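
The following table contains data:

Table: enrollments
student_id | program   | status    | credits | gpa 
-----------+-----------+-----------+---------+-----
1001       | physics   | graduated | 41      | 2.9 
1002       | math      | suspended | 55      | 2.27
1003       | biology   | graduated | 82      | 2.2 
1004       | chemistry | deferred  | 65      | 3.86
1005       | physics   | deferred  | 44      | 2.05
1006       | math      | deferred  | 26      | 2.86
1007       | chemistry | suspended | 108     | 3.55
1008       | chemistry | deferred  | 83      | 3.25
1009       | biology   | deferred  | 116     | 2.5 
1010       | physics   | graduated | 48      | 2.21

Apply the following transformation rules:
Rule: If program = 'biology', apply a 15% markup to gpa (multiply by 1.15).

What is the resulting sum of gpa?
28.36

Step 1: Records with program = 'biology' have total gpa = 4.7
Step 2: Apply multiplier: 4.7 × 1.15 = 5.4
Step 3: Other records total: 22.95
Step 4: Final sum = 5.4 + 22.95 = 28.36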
§
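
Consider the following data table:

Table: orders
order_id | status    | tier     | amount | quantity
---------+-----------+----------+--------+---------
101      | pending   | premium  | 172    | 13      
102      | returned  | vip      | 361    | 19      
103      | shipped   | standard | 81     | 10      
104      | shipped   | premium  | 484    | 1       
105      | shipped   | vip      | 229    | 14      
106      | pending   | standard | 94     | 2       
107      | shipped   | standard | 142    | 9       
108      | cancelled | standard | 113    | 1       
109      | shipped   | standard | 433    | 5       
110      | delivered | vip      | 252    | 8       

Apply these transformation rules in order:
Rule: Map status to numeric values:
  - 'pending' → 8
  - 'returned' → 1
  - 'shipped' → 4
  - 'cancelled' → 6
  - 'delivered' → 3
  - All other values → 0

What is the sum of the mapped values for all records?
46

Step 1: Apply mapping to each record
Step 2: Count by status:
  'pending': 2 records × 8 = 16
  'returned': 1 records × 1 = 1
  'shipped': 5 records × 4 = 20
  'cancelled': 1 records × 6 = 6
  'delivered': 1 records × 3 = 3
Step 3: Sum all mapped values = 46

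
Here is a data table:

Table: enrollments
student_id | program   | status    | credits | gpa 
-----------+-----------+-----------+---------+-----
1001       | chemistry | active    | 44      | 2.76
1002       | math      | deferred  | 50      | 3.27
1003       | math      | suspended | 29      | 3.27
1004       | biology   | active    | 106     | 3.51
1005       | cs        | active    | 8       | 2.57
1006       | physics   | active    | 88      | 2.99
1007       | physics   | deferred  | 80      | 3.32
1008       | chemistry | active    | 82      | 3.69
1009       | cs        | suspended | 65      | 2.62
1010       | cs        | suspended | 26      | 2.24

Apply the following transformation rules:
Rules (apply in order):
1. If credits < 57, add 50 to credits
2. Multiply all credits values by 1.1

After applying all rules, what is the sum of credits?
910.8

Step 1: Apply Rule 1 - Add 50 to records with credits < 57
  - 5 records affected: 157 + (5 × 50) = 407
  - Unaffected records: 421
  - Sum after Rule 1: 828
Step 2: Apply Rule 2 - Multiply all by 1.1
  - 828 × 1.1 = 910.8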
§
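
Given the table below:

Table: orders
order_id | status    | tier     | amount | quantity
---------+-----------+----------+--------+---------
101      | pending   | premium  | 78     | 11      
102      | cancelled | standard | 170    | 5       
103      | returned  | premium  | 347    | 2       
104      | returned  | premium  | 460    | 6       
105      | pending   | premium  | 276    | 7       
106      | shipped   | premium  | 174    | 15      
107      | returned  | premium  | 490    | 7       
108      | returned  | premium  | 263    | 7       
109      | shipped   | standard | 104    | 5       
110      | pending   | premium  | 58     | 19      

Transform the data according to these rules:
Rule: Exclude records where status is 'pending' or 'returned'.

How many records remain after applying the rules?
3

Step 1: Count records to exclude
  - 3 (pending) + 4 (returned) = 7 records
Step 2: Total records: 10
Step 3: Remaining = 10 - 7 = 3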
§
WHAT THE EXERCISE ASKS:
From the records above, repeat exactly the lines from the one with "standard | 113" through the one with "2. Multiply all credits values by 1.1", both included.

EXPECTED OUTPUT:
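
108      | cancelled | standard | 113    | 1       
109      | shipped   | standard | 433    | 5       
110      | delivered | vip      | 252    | 8       

Apply these transformation rules in order:
Rule: Map status to numeric values:
  - 'pending' → 8
  - 'returned' → 1
  - 'shipped' → 4
  - 'cancelled' → 6
  - 'delivered' → 3
  - All other values → 0

What is the sum of the mapped values for all records?
46

Step 1: Apply mapping to each record
Step 2: Count by status:
  'pending': 2 records × 8 = 16
  'returned': 1 records × 1 = 1
  'shipped': 5 records × 4 = 20
  'cancelled': 1 records × 6 = 6
  'delivered': 1 records × 3 = 3
Step 3: Sum all mapped values = 46

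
Here is a data table:

Table: enrollments
student_id | program   | status    | credits | gpa 
-----------+-----------+-----------+---------+-----
1001       | chemistry | active    | 44      | 2.76
1002       | math      | deferred  | 50      | 3.27
1003       | math      | suspended | 29      | 3.27
1004       | biology   | active    | 106     | 3.51
1005       | cs        | active    | 8       | 2.57
1006       | physics   | active    | 88      | 2.99
1007       | physics   | deferred  | 80      | 3.32
1008       | chemistry | active    | 82      | 3.69
1009       | cs        | suspended | 65      | 2.62
1010       | cs        | suspended | 26      | 2.24

Apply the following transformation rules:
Rules (apply in order):
1. If credits < 57, add 50 to credits
2. Multiply all credits values by 1.1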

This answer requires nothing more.